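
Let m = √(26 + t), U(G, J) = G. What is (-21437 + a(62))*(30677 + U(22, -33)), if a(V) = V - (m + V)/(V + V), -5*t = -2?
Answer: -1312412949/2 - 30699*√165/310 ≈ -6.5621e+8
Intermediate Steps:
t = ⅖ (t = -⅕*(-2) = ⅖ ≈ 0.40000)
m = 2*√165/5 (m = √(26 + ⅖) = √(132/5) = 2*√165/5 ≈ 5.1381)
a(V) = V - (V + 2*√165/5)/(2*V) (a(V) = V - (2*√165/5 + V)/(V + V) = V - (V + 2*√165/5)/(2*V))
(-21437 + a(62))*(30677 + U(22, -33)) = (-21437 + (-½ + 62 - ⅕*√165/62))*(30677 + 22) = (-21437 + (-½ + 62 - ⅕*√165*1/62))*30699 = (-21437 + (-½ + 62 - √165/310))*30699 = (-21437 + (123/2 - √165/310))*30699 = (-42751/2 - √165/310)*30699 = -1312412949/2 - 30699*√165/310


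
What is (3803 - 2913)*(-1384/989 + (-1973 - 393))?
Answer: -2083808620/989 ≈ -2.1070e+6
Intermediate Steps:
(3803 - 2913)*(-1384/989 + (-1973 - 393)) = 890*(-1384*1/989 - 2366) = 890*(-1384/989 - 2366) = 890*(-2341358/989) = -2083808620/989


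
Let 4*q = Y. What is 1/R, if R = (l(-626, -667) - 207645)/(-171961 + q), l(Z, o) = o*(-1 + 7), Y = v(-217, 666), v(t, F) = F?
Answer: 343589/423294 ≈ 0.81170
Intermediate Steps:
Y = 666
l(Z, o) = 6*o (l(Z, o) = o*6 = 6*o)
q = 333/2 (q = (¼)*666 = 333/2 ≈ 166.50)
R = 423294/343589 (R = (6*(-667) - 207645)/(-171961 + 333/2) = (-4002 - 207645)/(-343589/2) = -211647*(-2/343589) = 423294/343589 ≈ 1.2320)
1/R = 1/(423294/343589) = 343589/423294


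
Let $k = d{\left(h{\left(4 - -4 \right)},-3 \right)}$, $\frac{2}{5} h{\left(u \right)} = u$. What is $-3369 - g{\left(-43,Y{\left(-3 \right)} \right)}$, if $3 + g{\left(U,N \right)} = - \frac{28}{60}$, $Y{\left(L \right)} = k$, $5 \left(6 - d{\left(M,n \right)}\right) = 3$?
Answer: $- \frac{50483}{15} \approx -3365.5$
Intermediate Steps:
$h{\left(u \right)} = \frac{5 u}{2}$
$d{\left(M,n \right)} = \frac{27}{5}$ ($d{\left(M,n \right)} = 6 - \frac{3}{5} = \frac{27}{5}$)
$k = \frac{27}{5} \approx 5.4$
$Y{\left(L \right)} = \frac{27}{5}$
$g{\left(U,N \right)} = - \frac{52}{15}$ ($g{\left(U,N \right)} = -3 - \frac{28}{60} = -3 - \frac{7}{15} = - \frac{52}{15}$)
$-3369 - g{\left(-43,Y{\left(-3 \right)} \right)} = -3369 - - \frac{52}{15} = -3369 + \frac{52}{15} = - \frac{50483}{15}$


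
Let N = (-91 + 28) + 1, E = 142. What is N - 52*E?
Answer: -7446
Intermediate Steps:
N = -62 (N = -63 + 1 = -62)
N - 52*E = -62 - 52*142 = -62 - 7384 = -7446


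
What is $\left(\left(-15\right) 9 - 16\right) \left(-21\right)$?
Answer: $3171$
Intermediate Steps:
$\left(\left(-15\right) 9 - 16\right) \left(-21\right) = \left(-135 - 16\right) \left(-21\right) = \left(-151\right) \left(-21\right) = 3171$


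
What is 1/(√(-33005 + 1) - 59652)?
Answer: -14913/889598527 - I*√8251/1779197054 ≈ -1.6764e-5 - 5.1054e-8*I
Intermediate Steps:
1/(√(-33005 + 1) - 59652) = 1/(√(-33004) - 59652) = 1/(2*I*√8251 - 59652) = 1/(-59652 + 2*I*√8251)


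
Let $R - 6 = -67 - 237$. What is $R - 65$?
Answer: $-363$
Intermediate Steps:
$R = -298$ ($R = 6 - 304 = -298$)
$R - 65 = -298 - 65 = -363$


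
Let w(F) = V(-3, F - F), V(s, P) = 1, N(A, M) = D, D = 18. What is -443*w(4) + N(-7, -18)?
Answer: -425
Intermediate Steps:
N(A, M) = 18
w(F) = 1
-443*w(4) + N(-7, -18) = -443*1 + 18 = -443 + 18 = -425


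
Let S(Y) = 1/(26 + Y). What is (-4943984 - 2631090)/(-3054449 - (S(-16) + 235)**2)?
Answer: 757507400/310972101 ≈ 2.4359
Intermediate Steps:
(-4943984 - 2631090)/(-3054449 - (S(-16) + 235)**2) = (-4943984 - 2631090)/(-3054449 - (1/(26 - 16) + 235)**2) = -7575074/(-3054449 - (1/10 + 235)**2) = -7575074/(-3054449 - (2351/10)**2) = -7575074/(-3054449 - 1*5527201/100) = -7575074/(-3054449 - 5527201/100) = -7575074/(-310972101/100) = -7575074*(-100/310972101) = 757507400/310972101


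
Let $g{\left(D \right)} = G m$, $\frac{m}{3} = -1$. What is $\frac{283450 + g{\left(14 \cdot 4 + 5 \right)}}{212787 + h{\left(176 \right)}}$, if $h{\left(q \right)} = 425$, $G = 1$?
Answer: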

▶ **Your goal**: Look above for the line holding "Answer: 343589/423294 ≈ 0.81170" and the line holding "Answer: -7446". Retype both, and every line between them, word for word and nothing else.

▶ **Output below**:
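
Answer: 343589/423294 ≈ 0.81170
Intermediate Steps:
Y = 666
l(Z, o) = 6*o (l(Z, o) = o*6 = 6*o)
q = 333/2 (q = (¼)*666 = 333/2 ≈ 166.50)
R = 423294/343589 (R = (6*(-667) - 207645)/(-171961 + 333/2) = (-4002 - 207645)/(-343589/2) = -211647*(-2/343589) = 423294/343589 ≈ 1.2320)
1/R = 1/(423294/343589) = 343589/423294


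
Let $k = d{\left(h{\left(4 - -4 \right)},-3 \right)}$, $\frac{2}{5} h{\left(u \right)} = u$. What is $-3369 - g{\left(-43,Y{\left(-3 \right)} \right)}$, if $3 + g{\left(U,N \right)} = - \frac{28}{60}$, $Y{\left(L \right)} = k$, $5 \left(6 - d{\left(M,n \right)}\right) = 3$?
Answer: $- \frac{50483}{15} \approx -3365.5$
Intermediate Steps:
$h{\left(u \right)} = \frac{5 u}{2}$
$d{\left(M,n \right)} = \frac{27}{5}$ ($d{\left(M,n \right)} = 6 - \frac{3}{5} = \frac{27}{5}$)
$k = \frac{27}{5} \approx 5.4$
$Y{\left(L \right)} = \frac{27}{5}$
$g{\left(U,N \right)} = - \frac{52}{15}$ ($g{\left(U,N \right)} = -3 - \frac{28}{60} = -3 - \frac{7}{15} = - \frac{52}{15}$)
$-3369 - g{\left(-43,Y{\left(-3 \right)} \right)} = -3369 - - \frac{52}{15} = -3369 + \frac{52}{15} = - \frac{50483}{15}$


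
Let N = (-91 + 28) + 1, E = 142. What is N - 52*E?
Answer: -7446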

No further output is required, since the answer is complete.